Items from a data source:

____

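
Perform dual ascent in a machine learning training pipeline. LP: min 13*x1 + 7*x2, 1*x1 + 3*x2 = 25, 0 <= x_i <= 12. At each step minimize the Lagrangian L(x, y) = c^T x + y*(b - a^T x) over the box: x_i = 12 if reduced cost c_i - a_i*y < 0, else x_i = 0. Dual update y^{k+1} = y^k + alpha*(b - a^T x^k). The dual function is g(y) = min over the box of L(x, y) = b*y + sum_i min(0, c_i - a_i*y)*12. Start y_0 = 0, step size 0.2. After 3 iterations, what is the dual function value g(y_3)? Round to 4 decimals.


Dual ascent for LP: min 13*x1 + 7*x2, 1*x1 + 3*x2 = 25, 0 <= x_i <= 12
Step 1: y^k = 0.0, reduced costs: (13.0, 7.0)
  x^k = (0.0, 0.0), subgradient = b - a^T x = 25.0
  y^{k+1} = 0.0 + 0.2*25.0 = 5.0
Step 2: y^k = 5.0, reduced costs: (8.0, -8.0)
  x^k = (0.0, 12.0), subgradient = b - a^T x = -11.0
  y^{k+1} = 5.0 + 0.2*-11.0 = 2.8
Step 3: y^k = 2.8, reduced costs: (10.2, -1.4)
  x^k = (0.0, 12.0), subgradient = b - a^T x = -11.0
  y^{k+1} = 2.8 + 0.2*-11.0 = 0.6
Dual objective at y_3 = 0.6: reduced costs (12.4, 5.2), box minimizer x = (0.0, 0.0)
g(y_3) = b*y + (c1 - a1*y)*x1 + (c2 - a2*y)*x2 = 25*0.6 + 12.4*0.0 + 5.2*0.0 = 15.0 + 0.0 + 0.0 = 15.0


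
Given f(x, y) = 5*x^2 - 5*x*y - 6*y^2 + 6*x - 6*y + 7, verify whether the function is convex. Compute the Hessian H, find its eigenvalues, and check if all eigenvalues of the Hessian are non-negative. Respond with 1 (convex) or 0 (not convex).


The Hessian of f(x,y) = 5*x^2 - 5*x*y - 6*y^2 + 6*x - 6*y + 7 is:
H = [[10, -5], [-5, -12]]
Trace = 10 - 12 = -2
Determinant = 10*-12 - (-5)^2 = -145
Discriminant = (-2)^2 - 4*-145 = 584.0
Eigenvalues: lambda_1 = -13.083, lambda_2 = 11.083
The function is not convex.

0


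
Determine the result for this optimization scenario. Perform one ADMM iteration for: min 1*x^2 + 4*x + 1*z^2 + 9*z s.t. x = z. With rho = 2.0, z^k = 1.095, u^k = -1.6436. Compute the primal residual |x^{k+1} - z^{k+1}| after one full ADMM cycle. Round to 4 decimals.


ADMM iteration with rho = 2.0, z^k = 1.095, u^k = -1.6436
Step 1: x-update.
Minimize 1*x^2 + 4*x + (2.0/2)*(x - 1.095 - 1.6436)^2
FOC: (2*1 + 2.0)*x = -4 + 2.0*(1.095 + 1.6436)
x^{k+1} = 0.3693
Step 2: z-update.
Minimize 1*z^2 + 9*z + (2.0/2)*(0.3693 - z - 1.6436)^2
FOC: (2*1 + 2.0)*z = -9 + 2.0*(0.3693 - 1.6436)
z^{k+1} = -2.8872
Step 3: u-update.
u^{k+1} = -1.6436 + 0.3693 + 2.8872 = 1.6129
Step 4: Primal residual = |0.3693 + 2.8872| = 3.2565


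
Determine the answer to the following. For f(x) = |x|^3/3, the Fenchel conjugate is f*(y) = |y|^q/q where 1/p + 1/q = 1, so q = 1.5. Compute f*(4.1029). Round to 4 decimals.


The conjugate exponent q satisfies 1/p + 1/q = 1.
p = 3, so q = 3/(3 - 1) = 1.5
|y|^q = 4.1029^1.5 = 8.3107
f*(4.1029) = 8.3107 / 1.5 = 5.5405


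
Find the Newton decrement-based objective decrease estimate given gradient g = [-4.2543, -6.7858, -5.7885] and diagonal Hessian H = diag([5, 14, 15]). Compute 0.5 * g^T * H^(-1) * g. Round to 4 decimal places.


Step 1: H is diagonal, so H^(-1) * g = [-0.8509, -0.4847, -0.3859].
Step 2: g^T H^(-1) g = sum_i g_i^2 / H_ii
  = (-4.2543)^2/5 + (-6.7858)^2/14 + (-5.7885)^2/15
  = 3.6198 + 3.2891 + 2.2338 = 9.1427
Step 3: Objective decrease = 0.5 * g^T H^(-1) g = 4.5713


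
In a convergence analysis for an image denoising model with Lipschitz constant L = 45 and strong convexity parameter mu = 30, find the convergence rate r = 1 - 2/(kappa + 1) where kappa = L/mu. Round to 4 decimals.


Step 1: Compute the condition number.
kappa = L/mu = 45/30 = 1.5
Step 2: Compute the convergence rate.
r = 1 - 2/(kappa + 1) = 1 - 2*mu/(L + mu) = (L - mu)/(L + mu) = 15/75 = 0.2


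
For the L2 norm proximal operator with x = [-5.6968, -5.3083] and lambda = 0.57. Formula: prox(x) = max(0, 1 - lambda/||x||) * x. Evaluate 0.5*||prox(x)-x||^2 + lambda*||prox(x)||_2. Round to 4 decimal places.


Step 1: Compute ||x||.
||x|| = 7.7866
Step 2: Compute scaling factor.
scale = max(0, 1 - 0.57/7.7866) = 0.9268
Step 3: prox(x) = [-5.2798, -4.9197]
||prox(x)|| = 7.2166
Step 4: Proximal objective.
0.5*||prox-x||^2 = 0.1625
lambda*||prox|| = 4.1135
Total = 4.2759


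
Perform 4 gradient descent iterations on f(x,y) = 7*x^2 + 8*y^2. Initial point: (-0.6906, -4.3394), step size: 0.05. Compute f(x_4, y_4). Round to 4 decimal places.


Gradient descent on f(x,y) = 7*x^2 + 8*y^2.
Starting point: (-0.6906, -4.3394), alpha = 0.05
Step 1: grad_x = 2*7*-0.6906 = -9.6684, grad_y = 2*8*-4.3394 = -69.4304
  x_1 = -0.6906 - 0.05*-9.6684 = -0.2072
  y_1 = -4.3394 - 0.05*-69.4304 = -0.8679
Step 2: grad_x = 2*7*-0.2072 = -2.9005, grad_y = 2*8*-0.8679 = -13.8861
  x_2 = -0.2072 - 0.05*-2.9005 = -0.0622
  y_2 = -0.8679 - 0.05*-13.8861 = -0.1736
Step 3: grad_x = 2*7*-0.0622 = -0.8702, grad_y = 2*8*-0.1736 = -2.7772
  x_3 = -0.0622 - 0.05*-0.8702 = -0.0186
  y_3 = -0.1736 - 0.05*-2.7772 = -0.0347
Step 4: grad_x = 2*7*-0.0186 = -0.261, grad_y = 2*8*-0.0347 = -0.5554
  x_4 = -0.0186 - 0.05*-0.261 = -0.0056
  y_4 = -0.0347 - 0.05*-0.5554 = -0.0069
f(-0.0056, -0.0069) = 7*(-0.0056)^2 + 8*(-0.0069)^2 = 0.0006


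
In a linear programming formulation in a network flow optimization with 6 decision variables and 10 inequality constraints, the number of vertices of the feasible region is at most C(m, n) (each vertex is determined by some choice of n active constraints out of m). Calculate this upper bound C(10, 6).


Each vertex corresponds to some choice of n active constraints out of m, so the number of vertices is at most C(m, n) = m! / (n!(m-n)!).
m = 10, n = 6
Numerator: 10 * 9 * 8 * 7 * 6 * 5
Denominator: 6! = 720
C(10, 6) = 210


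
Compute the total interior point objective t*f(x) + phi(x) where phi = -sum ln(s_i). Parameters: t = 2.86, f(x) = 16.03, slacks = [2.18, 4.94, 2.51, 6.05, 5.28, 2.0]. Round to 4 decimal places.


Step 1: Compute log-barrier.
ln values: [0.7793, 1.5974, 0.9203, 1.8001, 1.6639, 0.6931]
phi = -(0.7793 + 1.5974 + 0.9203 + 1.8001 + 1.6639 + 0.6931) = -7.4541
Step 2: Compute augmented objective.
t*f(x) = 2.86*16.03 = 45.8458
Total = 45.8458 - 7.4541 = 38.3917


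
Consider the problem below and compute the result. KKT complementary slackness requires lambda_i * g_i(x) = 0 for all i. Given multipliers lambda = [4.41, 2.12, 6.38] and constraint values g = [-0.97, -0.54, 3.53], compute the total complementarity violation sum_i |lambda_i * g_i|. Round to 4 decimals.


KKT complementary slackness check:
lambda_1 * g_1 = 4.41 * -0.97 = -4.2777
lambda_2 * g_2 = 2.12 * -0.54 = -1.1448
lambda_3 * g_3 = 6.38 * 3.53 = 22.5214
Total violation = 4.2777 + 1.1448 + 22.5214 = 27.9439


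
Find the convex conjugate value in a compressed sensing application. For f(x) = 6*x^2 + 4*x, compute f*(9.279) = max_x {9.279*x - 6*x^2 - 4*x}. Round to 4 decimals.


f*(y) = sup_x {y*x - a*x^2 - b*x} = sup_x {(y-b)*x - a*x^2}
FOC: (y - b) - 2a*x = 0 => x* = (y - b)/(2a)
x* = (9.279 - 4)/(2*6) = 0.4399
f*(9.279) = (y-b)^2/(4a) = (9.279 - 4)^2/(4*6)
= 27.8678/24 = 1.1612


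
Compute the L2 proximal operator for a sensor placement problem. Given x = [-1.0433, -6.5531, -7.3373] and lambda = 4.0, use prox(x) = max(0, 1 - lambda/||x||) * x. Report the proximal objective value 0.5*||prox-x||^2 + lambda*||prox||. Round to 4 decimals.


Step 1: Compute ||x||.
||x|| = 9.8928
Step 2: Compute scaling factor.
scale = max(0, 1 - 4.0/9.8928) = 0.5957
Step 3: prox(x) = [-0.6215, -3.9035, -4.3706]
||prox(x)|| = 5.8928
Step 4: Proximal objective.
0.5*||prox-x||^2 = 8.0
lambda*||prox|| = 23.5712
Total = 31.5712


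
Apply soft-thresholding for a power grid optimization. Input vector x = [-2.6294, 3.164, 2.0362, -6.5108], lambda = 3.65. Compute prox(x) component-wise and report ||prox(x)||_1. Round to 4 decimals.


Soft-thresholding with lambda = 3.65:
prox(-2.6294) = sign(-2.6294)*max(|-2.6294| - 3.65, 0) = 0.0
prox(3.164) = sign(3.164)*max(|3.164| - 3.65, 0) = 0.0
prox(2.0362) = sign(2.0362)*max(|2.0362| - 3.65, 0) = 0.0
prox(-6.5108) = sign(-6.5108)*max(|-6.5108| - 3.65, 0) = -2.8608
prox(x) = [0.0, 0.0, 0.0, -2.8608]
||prox(x)||_1 = 0.0 + 0.0 + 0.0 + 2.8608 = 2.8608


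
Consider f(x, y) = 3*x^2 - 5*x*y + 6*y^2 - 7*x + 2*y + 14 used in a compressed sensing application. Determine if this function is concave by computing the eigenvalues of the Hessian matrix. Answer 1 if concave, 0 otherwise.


The Hessian of f(x,y) = 3*x^2 - 5*x*y + 6*y^2 - 7*x + 2*y + 14 is:
H = [[6, -5], [-5, 12]]
Trace = 6 + 12 = 18
Determinant = 6*12 - (-5)^2 = 47
Discriminant = (18)^2 - 4*47 = 136.0
Eigenvalues: lambda_1 = 3.169, lambda_2 = 14.831
The function is not concave.

0


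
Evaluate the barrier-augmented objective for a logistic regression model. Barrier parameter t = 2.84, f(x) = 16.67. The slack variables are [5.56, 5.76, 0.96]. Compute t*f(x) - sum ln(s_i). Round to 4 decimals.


Step 1: Compute log-barrier.
ln values: [1.7156, 1.7509, -0.0408]
phi = -(1.7156 + 1.7509 - 0.0408) = -3.4257
Step 2: Compute augmented objective.
t*f(x) = 2.84*16.67 = 47.3428
Total = 47.3428 - 3.4257 = 43.9171


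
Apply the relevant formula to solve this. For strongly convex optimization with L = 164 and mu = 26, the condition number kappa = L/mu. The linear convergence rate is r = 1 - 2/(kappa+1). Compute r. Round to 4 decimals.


Step 1: Compute the condition number.
kappa = L/mu = 164/26 = 6.3077
Step 2: Compute the convergence rate.
r = 1 - 2/(kappa + 1) = 1 - 2*mu/(L + mu) = (L - mu)/(L + mu) = 138/190 = 0.7263


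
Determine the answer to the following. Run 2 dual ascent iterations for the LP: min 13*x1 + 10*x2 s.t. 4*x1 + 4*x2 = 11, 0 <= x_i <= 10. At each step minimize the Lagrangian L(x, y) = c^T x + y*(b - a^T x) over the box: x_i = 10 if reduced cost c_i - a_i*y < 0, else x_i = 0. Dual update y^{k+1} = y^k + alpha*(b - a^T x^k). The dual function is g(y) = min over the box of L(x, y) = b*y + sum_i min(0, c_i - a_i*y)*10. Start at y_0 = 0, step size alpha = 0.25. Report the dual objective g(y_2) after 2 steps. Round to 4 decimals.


Dual ascent for LP: min 13*x1 + 10*x2, 4*x1 + 4*x2 = 11, 0 <= x_i <= 10
Step 1: y^k = 0.0, reduced costs: (13.0, 10.0)
  x^k = (0.0, 0.0), subgradient = b - a^T x = 11.0
  y^{k+1} = 0.0 + 0.25*11.0 = 2.75
Step 2: y^k = 2.75, reduced costs: (2.0, -1.0)
  x^k = (0.0, 10.0), subgradient = b - a^T x = -29.0
  y^{k+1} = 2.75 + 0.25*-29.0 = -4.5
Dual objective at y_2 = -4.5: reduced costs (31.0, 28.0), box minimizer x = (0.0, 0.0)
g(y_2) = b*y + (c1 - a1*y)*x1 + (c2 - a2*y)*x2 = 11*(-4.5) + 31.0*0.0 + 28.0*0.0 = -49.5 + 0.0 + 0.0 = -49.5


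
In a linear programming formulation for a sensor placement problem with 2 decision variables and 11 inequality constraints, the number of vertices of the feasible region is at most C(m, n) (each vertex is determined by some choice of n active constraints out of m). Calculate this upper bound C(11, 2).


Each vertex corresponds to some choice of n active constraints out of m, so the number of vertices is at most C(m, n) = m! / (n!(m-n)!).
m = 11, n = 2
Numerator: 11 * 10
Denominator: 2! = 2
C(11, 2) = 55


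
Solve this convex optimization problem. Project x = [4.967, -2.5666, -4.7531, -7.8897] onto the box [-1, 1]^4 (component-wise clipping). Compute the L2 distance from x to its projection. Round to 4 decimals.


Project each component onto [-1, 1].
clip(4.967) = 1.0, clip(-2.5666) = -1.0, clip(-4.7531) = -1.0, clip(-7.8897) = -1.0
Projection = [1.0, -1.0, -1.0, -1.0]
Squared diffs: [15.7371, 2.4542, 14.0858, 47.468]
Distance = sqrt(79.7451) = 8.93


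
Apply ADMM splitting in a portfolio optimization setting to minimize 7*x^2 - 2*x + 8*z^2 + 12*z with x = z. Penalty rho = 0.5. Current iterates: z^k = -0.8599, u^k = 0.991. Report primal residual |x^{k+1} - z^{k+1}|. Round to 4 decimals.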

____

> PROBLEM TO SOLVE
Make an exact copy of every line from the one with "Solve this convex" to the end of the data, with the first and last of those lines included.

> FINAL ANSWER
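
Solve this convex optimization problem. Project x = [4.967, -2.5666, -4.7531, -7.8897] onto the box [-1, 1]^4 (component-wise clipping). Compute the L2 distance from x to its projection. Round to 4 decimals.


Project each component onto [-1, 1].
clip(4.967) = 1.0, clip(-2.5666) = -1.0, clip(-4.7531) = -1.0, clip(-7.8897) = -1.0
Projection = [1.0, -1.0, -1.0, -1.0]
Squared diffs: [15.7371, 2.4542, 14.0858, 47.468]
Distance = sqrt(79.7451) = 8.93


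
Apply ADMM splitting in a portfolio optimization setting to minimize 7*x^2 - 2*x + 8*z^2 + 12*z with x = z. Penalty rho = 0.5. Current iterates: z^k = -0.8599, u^k = 0.991. Report primal residual |x^{k+1} - z^{k+1}|. Round to 4 decimals.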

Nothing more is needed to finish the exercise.